* _EXERCISE INSTRUCTIONS_: Lines before the one containing "For the graph with 8" are left out; that line and every line after it, through the end of the records, are to be reproduced exactly.

(Items from a dataset)
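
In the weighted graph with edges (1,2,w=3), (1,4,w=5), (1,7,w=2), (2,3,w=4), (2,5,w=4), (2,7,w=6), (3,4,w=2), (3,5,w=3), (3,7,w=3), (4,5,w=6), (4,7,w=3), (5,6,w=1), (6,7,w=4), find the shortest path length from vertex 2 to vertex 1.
3 (path: 2 -> 1; weights 3 = 3)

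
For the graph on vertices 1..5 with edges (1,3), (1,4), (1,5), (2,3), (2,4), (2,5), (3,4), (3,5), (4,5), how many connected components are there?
1 (components: {1, 2, 3, 4, 5})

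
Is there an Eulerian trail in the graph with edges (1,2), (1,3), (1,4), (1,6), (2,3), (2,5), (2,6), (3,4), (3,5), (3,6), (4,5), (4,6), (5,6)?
Yes (the graph is connected and exactly 2 vertices have odd degree: {3, 6}; any Eulerian path must start and end at those)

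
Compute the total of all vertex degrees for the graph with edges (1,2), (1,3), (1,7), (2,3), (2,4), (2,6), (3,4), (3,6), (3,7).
18 (handshake: sum of degrees = 2|E| = 2 x 9 = 18)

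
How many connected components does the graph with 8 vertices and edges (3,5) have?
7 (components: {1}, {2}, {3, 5}, {4}, {6}, {7}, {8})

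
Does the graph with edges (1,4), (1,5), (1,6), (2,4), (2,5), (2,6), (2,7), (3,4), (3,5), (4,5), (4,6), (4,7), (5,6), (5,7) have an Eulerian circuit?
No (2 vertices have odd degree: {1, 7}; Eulerian circuit requires 0)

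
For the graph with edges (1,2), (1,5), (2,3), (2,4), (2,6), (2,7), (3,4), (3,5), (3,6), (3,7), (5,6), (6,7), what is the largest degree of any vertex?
5 (attained at vertices 2, 3)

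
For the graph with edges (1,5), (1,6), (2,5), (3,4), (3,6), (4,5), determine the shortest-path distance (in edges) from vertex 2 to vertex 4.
2 (path: 2 -> 5 -> 4, 2 edges)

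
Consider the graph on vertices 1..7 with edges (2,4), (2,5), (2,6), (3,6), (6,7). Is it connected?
No, it has 2 components: {1}, {2, 3, 4, 5, 6, 7}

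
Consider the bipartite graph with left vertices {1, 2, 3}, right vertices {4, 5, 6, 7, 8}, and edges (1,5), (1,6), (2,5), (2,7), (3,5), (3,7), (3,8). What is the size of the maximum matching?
3 (matching: (1,6), (2,7), (3,8); upper bound min(|L|,|R|) = min(3,5) = 3)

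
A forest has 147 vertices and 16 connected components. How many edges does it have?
131 (Each of the 16 component trees on V_i vertices has V_i - 1 edges; summing gives V - C = 147 - 16 = 131)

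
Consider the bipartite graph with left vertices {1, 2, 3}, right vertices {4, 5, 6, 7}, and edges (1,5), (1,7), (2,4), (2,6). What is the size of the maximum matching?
2 (matching: (1,7), (2,6); upper bound min(|L|,|R|) = min(3,4) = 3)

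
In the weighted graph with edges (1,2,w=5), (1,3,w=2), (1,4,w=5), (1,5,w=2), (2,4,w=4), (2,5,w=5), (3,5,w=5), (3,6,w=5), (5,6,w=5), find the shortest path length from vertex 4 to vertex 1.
5 (path: 4 -> 1; weights 5 = 5)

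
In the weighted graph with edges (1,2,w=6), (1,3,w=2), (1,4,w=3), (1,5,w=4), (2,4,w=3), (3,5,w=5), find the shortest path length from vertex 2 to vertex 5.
10 (path: 2 -> 1 -> 5; weights 6 + 4 = 10)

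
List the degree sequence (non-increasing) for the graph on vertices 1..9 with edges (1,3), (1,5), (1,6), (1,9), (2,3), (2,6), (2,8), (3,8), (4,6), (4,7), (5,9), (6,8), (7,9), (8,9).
[4, 4, 4, 4, 3, 3, 2, 2, 2] (degrees: deg(1)=4, deg(2)=3, deg(3)=3, deg(4)=2, deg(5)=2, deg(6)=4, deg(7)=2, deg(8)=4, deg(9)=4)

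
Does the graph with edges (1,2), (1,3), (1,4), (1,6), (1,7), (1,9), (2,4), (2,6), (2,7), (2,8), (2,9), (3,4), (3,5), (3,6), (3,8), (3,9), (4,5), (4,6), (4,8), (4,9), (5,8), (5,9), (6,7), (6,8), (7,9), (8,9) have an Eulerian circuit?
No (2 vertices have odd degree: {4, 9}; Eulerian circuit requires 0)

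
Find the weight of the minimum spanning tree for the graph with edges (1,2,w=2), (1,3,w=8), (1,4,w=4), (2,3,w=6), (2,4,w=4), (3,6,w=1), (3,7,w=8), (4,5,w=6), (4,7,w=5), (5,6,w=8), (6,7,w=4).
22 (MST edges: (1,2,w=2), (1,4,w=4), (3,6,w=1), (4,5,w=6), (4,7,w=5), (6,7,w=4); sum of weights 2 + 4 + 1 + 6 + 5 + 4 = 22)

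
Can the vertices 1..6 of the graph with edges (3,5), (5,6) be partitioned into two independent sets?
Yes. Partition: {1, 2, 3, 4, 6}, {5}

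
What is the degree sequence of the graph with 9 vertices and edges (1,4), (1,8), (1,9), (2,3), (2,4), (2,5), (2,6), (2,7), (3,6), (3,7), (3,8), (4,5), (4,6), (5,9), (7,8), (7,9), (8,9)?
[5, 4, 4, 4, 4, 4, 3, 3, 3] (degrees: deg(1)=3, deg(2)=5, deg(3)=4, deg(4)=4, deg(5)=3, deg(6)=3, deg(7)=4, deg(8)=4, deg(9)=4)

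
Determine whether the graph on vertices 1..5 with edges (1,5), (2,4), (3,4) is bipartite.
Yes. Partition: {1, 2, 3}, {4, 5}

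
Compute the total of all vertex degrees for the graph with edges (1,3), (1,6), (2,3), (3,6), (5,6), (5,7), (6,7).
14 (handshake: sum of degrees = 2|E| = 2 x 7 = 14)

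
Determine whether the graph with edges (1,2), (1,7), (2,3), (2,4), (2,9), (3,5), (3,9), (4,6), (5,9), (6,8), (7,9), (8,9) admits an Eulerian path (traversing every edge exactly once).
Yes (the graph is connected and exactly 2 vertices have odd degree: {3, 9}; any Eulerian path must start and end at those)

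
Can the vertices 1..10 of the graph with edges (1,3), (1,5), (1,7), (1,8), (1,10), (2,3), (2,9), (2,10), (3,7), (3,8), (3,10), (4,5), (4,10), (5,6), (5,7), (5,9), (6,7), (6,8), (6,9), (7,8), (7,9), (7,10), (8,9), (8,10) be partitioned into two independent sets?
No (odd cycle of length 3: 3 -> 1 -> 8 -> 3)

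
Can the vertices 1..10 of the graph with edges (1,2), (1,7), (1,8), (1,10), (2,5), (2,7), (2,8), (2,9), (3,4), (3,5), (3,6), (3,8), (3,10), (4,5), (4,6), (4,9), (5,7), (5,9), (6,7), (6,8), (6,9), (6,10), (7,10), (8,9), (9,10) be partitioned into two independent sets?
No (odd cycle of length 3: 10 -> 1 -> 7 -> 10)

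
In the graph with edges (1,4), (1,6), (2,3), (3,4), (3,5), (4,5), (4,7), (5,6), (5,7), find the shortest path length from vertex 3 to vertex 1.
2 (path: 3 -> 4 -> 1, 2 edges)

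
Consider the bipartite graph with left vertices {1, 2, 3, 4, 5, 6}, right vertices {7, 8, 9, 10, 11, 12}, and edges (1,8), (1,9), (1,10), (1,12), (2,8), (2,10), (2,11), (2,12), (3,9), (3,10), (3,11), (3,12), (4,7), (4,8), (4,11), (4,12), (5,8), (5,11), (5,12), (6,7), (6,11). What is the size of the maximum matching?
6 (matching: (1,12), (2,10), (3,9), (4,11), (5,8), (6,7); upper bound min(|L|,|R|) = min(6,6) = 6)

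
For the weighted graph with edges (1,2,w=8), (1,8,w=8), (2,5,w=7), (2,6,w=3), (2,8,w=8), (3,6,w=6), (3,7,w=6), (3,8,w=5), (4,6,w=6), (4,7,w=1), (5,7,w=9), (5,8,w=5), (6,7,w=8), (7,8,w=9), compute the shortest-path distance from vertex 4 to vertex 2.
9 (path: 4 -> 6 -> 2; weights 6 + 3 = 9)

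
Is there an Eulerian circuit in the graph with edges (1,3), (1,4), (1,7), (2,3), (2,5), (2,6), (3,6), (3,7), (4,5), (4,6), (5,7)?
No (6 vertices have odd degree: {1, 2, 4, 5, 6, 7}; Eulerian circuit requires 0)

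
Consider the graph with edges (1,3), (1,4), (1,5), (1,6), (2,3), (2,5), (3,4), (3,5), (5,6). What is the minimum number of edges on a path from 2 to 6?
2 (path: 2 -> 5 -> 6, 2 edges)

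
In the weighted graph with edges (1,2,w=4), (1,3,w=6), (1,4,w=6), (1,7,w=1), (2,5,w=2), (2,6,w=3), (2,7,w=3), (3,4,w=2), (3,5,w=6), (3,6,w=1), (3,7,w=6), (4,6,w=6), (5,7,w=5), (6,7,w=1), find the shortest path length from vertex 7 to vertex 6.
1 (path: 7 -> 6; weights 1 = 1)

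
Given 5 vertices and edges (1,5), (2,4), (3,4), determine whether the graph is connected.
No, it has 2 components: {1, 5}, {2, 3, 4}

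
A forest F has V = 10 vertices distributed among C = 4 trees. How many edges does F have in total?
6 (Each of the 4 component trees on V_i vertices has V_i - 1 edges; summing gives V - C = 10 - 4 = 6)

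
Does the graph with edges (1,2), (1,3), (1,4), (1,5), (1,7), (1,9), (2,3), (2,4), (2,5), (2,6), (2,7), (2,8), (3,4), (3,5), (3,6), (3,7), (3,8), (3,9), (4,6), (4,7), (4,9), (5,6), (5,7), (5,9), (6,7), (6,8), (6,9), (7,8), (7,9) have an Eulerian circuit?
No (2 vertices have odd degree: {2, 6}; Eulerian circuit requires 0)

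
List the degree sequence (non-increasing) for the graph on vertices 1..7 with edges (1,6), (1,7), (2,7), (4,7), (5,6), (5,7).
[4, 2, 2, 2, 1, 1, 0] (degrees: deg(1)=2, deg(2)=1, deg(3)=0, deg(4)=1, deg(5)=2, deg(6)=2, deg(7)=4)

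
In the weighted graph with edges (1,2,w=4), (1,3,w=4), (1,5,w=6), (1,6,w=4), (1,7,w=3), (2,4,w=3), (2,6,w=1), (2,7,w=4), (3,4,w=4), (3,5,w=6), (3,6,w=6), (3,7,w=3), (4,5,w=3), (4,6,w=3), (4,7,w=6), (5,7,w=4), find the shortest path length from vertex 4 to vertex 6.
3 (path: 4 -> 6; weights 3 = 3)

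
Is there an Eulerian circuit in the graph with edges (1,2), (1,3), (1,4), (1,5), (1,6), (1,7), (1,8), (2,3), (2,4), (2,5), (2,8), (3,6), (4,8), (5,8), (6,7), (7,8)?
No (8 vertices have odd degree: {1, 2, 3, 4, 5, 6, 7, 8}; Eulerian circuit requires 0)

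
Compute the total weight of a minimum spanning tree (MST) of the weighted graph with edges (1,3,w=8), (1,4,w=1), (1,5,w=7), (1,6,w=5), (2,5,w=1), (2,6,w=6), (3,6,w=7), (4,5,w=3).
17 (MST edges: (1,4,w=1), (1,6,w=5), (2,5,w=1), (3,6,w=7), (4,5,w=3); sum of weights 1 + 5 + 1 + 7 + 3 = 17)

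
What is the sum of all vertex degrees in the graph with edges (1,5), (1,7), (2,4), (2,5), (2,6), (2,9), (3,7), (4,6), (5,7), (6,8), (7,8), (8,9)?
24 (handshake: sum of degrees = 2|E| = 2 x 12 = 24)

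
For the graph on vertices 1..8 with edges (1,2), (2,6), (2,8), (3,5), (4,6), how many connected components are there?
3 (components: {1, 2, 4, 6, 8}, {3, 5}, {7})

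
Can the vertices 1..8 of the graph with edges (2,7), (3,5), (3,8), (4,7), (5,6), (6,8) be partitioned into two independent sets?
Yes. Partition: {1, 2, 3, 4, 6}, {5, 7, 8}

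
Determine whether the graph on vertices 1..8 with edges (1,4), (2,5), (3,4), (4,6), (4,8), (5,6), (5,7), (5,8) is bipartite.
Yes. Partition: {1, 2, 3, 6, 7, 8}, {4, 5}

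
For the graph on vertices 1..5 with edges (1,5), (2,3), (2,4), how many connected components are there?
2 (components: {1, 5}, {2, 3, 4})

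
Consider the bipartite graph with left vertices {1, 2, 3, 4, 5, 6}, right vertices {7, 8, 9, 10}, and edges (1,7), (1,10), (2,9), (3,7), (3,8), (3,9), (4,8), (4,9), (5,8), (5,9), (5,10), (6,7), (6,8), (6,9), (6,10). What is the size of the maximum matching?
4 (matching: (1,10), (2,9), (3,8), (6,7); upper bound min(|L|,|R|) = min(6,4) = 4)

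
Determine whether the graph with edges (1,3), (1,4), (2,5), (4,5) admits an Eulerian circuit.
No (2 vertices have odd degree: {2, 3}; Eulerian circuit requires 0)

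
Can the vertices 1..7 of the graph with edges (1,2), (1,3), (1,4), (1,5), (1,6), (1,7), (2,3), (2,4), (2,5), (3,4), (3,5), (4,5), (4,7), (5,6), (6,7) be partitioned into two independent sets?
No (odd cycle of length 3: 5 -> 1 -> 4 -> 5)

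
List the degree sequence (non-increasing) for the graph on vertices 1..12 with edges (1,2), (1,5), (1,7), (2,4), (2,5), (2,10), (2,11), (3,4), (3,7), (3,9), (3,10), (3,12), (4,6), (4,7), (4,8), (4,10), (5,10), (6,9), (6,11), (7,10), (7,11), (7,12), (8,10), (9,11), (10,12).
[7, 6, 6, 5, 5, 4, 3, 3, 3, 3, 3, 2] (degrees: deg(1)=3, deg(2)=5, deg(3)=5, deg(4)=6, deg(5)=3, deg(6)=3, deg(7)=6, deg(8)=2, deg(9)=3, deg(10)=7, deg(11)=4, deg(12)=3)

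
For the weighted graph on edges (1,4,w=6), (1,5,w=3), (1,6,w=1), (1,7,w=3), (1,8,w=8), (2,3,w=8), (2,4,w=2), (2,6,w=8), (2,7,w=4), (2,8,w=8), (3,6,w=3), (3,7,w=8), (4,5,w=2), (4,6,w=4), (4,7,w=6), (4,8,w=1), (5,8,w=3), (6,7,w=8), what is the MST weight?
15 (MST edges: (1,5,w=3), (1,6,w=1), (1,7,w=3), (2,4,w=2), (3,6,w=3), (4,5,w=2), (4,8,w=1); sum of weights 3 + 1 + 3 + 2 + 3 + 2 + 1 = 15)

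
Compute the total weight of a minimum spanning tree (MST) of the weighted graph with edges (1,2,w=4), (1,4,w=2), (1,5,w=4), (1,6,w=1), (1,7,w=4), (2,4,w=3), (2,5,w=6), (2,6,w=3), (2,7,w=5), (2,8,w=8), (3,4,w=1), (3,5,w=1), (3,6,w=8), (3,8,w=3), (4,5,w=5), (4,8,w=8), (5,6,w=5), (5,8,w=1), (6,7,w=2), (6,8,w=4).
11 (MST edges: (1,4,w=2), (1,6,w=1), (2,4,w=3), (3,4,w=1), (3,5,w=1), (5,8,w=1), (6,7,w=2); sum of weights 2 + 1 + 3 + 1 + 1 + 1 + 2 = 11)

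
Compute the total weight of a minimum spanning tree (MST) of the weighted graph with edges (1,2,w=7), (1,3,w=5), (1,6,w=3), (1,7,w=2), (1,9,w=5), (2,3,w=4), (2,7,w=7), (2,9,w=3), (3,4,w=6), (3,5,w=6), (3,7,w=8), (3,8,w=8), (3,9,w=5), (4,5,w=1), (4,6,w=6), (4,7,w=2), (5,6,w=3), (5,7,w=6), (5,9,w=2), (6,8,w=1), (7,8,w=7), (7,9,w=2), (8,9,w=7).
18 (MST edges: (1,6,w=3), (1,7,w=2), (2,3,w=4), (2,9,w=3), (4,5,w=1), (4,7,w=2), (5,9,w=2), (6,8,w=1); sum of weights 3 + 2 + 4 + 3 + 1 + 2 + 2 + 1 = 18)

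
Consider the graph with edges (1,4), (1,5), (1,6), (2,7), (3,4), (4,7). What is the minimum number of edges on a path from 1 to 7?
2 (path: 1 -> 4 -> 7, 2 edges)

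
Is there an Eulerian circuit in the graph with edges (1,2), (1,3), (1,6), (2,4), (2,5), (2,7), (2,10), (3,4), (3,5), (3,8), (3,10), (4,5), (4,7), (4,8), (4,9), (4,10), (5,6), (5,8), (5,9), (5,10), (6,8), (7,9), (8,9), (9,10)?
No (10 vertices have odd degree: {1, 2, 3, 4, 5, 6, 7, 8, 9, 10}; Eulerian circuit requires 0)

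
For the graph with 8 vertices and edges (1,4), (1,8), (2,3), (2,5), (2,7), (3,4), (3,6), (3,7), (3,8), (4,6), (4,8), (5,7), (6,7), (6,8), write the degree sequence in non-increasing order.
[5, 4, 4, 4, 4, 3, 2, 2] (degrees: deg(1)=2, deg(2)=3, deg(3)=5, deg(4)=4, deg(5)=2, deg(6)=4, deg(7)=4, deg(8)=4)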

* _OUTPUT FOR THIS TASK_:
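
For the graph with 8 vertices and edges (1,4), (1,8), (2,3), (2,5), (2,7), (3,4), (3,6), (3,7), (3,8), (4,6), (4,8), (5,7), (6,7), (6,8), write the degree sequence in non-increasing order.
[5, 4, 4, 4, 4, 3, 2, 2] (degrees: deg(1)=2, deg(2)=3, deg(3)=5, deg(4)=4, deg(5)=2, deg(6)=4, deg(7)=4, deg(8)=4)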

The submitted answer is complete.